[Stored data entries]
<<<<

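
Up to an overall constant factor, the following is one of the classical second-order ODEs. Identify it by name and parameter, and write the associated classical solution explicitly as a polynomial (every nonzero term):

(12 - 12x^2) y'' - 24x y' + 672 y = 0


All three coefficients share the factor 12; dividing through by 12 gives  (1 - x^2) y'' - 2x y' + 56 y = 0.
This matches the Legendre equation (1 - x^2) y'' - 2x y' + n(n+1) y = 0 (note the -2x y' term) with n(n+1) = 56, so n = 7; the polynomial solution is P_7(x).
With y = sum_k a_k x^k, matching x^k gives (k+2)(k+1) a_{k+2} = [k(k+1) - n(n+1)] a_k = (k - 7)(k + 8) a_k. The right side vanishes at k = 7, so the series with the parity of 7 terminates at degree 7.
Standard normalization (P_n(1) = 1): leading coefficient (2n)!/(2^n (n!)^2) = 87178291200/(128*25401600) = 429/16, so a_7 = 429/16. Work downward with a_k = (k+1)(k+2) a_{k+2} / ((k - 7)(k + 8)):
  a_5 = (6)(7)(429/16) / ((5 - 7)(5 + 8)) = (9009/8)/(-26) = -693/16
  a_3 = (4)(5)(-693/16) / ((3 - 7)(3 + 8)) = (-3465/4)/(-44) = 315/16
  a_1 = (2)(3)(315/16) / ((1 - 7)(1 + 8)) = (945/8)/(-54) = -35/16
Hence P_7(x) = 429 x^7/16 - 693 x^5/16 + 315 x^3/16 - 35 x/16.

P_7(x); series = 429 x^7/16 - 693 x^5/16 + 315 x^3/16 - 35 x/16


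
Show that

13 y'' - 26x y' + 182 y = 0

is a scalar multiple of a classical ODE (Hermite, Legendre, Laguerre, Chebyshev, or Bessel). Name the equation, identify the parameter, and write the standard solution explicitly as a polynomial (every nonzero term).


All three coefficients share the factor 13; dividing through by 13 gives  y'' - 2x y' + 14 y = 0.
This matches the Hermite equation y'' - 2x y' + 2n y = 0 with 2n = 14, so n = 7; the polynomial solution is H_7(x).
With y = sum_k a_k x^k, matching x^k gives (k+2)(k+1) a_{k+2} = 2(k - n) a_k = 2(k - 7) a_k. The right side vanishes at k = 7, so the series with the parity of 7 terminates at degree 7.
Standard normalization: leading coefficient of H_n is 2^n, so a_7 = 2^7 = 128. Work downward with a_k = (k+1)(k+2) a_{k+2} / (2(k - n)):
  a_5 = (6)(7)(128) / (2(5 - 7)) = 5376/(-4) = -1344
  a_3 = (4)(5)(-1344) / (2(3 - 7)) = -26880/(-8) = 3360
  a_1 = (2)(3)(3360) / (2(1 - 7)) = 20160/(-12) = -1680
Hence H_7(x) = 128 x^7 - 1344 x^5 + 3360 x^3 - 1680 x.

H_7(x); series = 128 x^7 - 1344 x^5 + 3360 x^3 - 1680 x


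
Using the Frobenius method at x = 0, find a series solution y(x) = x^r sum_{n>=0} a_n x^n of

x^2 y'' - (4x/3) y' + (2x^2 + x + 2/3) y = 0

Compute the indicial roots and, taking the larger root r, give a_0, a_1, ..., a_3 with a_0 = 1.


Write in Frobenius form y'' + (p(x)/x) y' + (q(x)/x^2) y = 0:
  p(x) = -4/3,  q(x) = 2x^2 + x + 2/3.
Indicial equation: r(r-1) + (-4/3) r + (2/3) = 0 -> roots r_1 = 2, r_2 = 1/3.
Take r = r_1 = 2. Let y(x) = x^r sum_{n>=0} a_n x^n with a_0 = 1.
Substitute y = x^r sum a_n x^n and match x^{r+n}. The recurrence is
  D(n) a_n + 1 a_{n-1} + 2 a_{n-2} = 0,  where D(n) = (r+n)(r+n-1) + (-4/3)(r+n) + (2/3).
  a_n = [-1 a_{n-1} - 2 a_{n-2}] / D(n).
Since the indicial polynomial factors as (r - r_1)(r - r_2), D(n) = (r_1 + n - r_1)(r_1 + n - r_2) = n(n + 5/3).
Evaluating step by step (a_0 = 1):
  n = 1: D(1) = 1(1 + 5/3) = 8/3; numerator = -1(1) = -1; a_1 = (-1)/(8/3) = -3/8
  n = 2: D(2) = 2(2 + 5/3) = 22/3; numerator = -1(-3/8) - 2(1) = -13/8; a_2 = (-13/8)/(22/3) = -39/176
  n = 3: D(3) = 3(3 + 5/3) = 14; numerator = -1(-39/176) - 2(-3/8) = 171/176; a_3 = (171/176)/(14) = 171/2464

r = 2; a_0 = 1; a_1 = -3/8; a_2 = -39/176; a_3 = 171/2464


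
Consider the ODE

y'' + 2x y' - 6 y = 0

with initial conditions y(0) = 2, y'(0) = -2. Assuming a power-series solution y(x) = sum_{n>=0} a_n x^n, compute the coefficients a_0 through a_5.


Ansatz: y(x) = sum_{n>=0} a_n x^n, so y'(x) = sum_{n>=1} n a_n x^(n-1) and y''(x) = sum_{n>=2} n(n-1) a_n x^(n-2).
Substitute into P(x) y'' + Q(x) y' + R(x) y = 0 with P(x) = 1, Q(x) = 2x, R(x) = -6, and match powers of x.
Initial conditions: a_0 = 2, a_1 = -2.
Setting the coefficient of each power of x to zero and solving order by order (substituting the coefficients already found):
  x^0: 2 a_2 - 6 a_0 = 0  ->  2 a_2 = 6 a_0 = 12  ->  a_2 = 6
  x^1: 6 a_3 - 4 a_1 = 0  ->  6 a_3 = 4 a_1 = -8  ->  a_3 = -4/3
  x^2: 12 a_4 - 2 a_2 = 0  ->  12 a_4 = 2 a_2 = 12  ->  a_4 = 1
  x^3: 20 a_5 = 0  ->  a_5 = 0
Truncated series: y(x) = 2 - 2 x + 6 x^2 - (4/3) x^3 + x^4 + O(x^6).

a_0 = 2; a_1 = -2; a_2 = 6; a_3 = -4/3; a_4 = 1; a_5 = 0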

>>>>
<<<<

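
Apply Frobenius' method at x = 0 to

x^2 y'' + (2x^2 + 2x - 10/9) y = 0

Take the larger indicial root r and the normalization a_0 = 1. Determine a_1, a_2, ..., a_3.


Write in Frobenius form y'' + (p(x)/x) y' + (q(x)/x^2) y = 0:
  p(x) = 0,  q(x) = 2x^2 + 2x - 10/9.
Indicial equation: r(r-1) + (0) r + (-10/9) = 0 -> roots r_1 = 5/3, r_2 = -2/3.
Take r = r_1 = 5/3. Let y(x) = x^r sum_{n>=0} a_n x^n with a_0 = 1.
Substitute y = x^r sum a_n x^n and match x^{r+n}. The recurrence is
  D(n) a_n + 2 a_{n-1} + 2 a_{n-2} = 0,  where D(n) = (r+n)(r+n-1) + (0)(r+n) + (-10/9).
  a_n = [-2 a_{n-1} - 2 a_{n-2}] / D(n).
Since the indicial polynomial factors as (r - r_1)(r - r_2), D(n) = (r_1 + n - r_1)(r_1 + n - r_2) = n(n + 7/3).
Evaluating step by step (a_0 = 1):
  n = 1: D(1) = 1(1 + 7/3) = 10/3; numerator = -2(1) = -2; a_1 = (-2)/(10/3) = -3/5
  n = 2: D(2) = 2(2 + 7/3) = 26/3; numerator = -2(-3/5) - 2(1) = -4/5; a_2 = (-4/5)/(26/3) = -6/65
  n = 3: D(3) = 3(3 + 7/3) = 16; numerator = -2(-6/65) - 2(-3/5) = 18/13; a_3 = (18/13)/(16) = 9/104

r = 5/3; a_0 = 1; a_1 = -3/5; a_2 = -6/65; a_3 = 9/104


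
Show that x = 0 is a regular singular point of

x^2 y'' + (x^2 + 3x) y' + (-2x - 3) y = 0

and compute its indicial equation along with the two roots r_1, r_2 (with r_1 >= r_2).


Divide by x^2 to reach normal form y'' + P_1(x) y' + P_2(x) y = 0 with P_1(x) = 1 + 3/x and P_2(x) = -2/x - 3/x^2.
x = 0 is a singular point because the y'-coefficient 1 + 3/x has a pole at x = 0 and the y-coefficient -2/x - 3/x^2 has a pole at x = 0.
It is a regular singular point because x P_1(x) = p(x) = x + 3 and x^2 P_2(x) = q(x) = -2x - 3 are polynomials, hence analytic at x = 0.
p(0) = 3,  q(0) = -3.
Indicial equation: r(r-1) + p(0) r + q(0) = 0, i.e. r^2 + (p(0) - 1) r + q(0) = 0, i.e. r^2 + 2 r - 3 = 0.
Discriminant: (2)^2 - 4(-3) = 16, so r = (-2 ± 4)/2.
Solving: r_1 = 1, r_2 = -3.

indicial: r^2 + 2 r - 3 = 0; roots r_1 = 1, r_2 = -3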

>>>>
<<<<

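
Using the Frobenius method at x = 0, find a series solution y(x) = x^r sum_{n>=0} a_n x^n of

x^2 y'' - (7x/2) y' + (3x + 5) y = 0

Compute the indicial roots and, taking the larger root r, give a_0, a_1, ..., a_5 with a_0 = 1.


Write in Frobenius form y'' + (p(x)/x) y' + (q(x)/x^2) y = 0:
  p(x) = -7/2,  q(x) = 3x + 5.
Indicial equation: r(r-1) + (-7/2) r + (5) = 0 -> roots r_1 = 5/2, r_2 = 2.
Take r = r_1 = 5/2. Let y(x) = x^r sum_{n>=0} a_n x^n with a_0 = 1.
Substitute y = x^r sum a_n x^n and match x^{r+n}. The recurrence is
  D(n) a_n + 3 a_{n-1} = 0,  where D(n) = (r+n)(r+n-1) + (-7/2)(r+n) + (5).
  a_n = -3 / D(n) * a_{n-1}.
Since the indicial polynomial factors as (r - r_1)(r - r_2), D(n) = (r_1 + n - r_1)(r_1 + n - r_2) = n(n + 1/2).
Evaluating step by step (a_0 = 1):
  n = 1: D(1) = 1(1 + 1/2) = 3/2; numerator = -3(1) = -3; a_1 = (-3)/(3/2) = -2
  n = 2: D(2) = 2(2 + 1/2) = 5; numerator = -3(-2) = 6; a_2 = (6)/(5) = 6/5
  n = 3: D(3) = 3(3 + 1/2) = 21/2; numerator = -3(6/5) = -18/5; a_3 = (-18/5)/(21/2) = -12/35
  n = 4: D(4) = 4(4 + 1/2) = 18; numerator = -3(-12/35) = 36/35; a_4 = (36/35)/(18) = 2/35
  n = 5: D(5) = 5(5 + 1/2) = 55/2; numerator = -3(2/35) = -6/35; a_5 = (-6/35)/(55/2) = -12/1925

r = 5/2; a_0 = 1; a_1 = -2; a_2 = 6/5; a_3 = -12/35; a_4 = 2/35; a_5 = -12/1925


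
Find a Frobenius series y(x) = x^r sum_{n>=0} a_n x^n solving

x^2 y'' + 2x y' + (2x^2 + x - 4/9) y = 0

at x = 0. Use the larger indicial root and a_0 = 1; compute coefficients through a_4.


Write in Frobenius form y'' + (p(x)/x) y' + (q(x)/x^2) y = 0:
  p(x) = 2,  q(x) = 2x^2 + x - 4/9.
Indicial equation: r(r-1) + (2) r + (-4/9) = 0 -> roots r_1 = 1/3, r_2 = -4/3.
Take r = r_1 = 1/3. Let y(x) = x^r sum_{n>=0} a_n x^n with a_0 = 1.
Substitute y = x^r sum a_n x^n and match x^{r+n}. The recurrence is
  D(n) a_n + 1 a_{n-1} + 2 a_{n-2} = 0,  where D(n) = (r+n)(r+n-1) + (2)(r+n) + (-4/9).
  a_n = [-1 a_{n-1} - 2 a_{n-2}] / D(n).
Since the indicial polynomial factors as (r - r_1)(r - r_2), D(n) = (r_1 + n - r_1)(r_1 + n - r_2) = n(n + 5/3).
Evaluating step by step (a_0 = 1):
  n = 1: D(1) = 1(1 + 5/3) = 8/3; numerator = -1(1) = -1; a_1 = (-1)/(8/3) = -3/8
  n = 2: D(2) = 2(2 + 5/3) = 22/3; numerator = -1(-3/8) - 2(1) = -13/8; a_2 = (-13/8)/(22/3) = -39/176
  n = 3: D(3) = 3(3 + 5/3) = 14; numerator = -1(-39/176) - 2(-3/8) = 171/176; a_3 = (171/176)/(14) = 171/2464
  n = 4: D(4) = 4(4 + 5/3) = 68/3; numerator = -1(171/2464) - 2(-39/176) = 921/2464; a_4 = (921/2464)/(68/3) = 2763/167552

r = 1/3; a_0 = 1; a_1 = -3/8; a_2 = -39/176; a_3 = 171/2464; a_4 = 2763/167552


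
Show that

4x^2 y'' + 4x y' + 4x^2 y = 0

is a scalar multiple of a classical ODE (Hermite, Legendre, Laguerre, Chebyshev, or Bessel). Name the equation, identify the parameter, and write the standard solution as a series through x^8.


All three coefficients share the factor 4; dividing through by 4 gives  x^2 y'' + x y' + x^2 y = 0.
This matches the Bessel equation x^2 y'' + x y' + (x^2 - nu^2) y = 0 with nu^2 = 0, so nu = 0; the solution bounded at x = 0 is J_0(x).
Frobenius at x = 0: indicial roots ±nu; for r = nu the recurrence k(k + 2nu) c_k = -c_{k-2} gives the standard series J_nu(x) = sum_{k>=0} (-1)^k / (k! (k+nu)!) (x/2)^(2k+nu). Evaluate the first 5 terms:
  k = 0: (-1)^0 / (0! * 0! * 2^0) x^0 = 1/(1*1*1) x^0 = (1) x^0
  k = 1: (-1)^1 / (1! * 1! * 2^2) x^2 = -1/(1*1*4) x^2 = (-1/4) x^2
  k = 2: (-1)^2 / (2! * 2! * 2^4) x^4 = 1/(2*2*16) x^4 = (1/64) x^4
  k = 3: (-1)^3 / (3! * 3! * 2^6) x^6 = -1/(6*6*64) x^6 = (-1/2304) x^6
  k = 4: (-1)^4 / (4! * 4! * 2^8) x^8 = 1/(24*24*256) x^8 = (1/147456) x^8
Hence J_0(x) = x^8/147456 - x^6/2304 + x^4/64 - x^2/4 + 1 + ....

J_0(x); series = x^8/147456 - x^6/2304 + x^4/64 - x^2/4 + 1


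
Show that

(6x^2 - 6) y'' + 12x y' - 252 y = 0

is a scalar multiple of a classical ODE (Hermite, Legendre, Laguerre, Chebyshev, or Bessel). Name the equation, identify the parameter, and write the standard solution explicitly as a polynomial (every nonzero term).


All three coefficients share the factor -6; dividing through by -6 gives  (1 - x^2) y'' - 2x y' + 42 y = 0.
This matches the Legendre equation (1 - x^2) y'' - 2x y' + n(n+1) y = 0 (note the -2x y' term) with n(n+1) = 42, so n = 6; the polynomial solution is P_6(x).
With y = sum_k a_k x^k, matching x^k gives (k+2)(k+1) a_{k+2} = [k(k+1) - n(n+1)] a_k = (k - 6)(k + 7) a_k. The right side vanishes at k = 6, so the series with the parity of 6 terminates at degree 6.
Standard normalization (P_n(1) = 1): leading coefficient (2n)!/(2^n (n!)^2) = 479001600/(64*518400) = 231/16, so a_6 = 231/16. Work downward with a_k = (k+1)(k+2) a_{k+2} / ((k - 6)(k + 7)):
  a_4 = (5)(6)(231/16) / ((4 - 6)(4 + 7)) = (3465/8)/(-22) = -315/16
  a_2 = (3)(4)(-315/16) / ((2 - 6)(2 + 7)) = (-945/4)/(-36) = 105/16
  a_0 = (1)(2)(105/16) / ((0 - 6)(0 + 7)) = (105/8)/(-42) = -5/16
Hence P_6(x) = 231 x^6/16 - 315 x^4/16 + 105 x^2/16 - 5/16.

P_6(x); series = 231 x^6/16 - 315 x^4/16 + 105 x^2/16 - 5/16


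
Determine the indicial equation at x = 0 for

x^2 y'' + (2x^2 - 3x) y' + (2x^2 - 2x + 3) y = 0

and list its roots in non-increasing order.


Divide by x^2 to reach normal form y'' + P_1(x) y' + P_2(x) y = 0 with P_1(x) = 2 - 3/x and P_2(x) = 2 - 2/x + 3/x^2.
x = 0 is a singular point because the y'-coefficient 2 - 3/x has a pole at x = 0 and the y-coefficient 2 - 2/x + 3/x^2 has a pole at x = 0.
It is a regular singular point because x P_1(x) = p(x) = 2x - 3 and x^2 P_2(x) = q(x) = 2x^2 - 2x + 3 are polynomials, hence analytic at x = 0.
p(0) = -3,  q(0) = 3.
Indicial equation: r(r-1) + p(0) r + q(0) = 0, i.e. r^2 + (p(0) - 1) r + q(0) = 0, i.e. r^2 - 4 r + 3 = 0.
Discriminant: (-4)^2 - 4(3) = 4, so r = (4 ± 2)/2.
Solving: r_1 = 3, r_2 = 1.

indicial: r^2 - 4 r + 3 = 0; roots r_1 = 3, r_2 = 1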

>>>>

**Prompt:**
Taking the entries above, restate exactly those lines that fall between the line with "Up to an overall" and the line with "13 y'' - 26x y' + 182 y = 0", keeping both of those lines too.

**Exercise result:**
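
Up to an overall constant factor, the following is one of the classical second-order ODEs. Identify it by name and parameter, and write the associated classical solution explicitly as a polynomial (every nonzero term):

(12 - 12x^2) y'' - 24x y' + 672 y = 0


All three coefficients share the factor 12; dividing through by 12 gives  (1 - x^2) y'' - 2x y' + 56 y = 0.
This matches the Legendre equation (1 - x^2) y'' - 2x y' + n(n+1) y = 0 (note the -2x y' term) with n(n+1) = 56, so n = 7; the polynomial solution is P_7(x).
With y = sum_k a_k x^k, matching x^k gives (k+2)(k+1) a_{k+2} = [k(k+1) - n(n+1)] a_k = (k - 7)(k + 8) a_k. The right side vanishes at k = 7, so the series with the parity of 7 terminates at degree 7.
Standard normalization (P_n(1) = 1): leading coefficient (2n)!/(2^n (n!)^2) = 87178291200/(128*25401600) = 429/16, so a_7 = 429/16. Work downward with a_k = (k+1)(k+2) a_{k+2} / ((k - 7)(k + 8)):
  a_5 = (6)(7)(429/16) / ((5 - 7)(5 + 8)) = (9009/8)/(-26) = -693/16
  a_3 = (4)(5)(-693/16) / ((3 - 7)(3 + 8)) = (-3465/4)/(-44) = 315/16
  a_1 = (2)(3)(315/16) / ((1 - 7)(1 + 8)) = (945/8)/(-54) = -35/16
Hence P_7(x) = 429 x^7/16 - 693 x^5/16 + 315 x^3/16 - 35 x/16.

P_7(x); series = 429 x^7/16 - 693 x^5/16 + 315 x^3/16 - 35 x/16


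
Show that

13 y'' - 26x y' + 182 y = 0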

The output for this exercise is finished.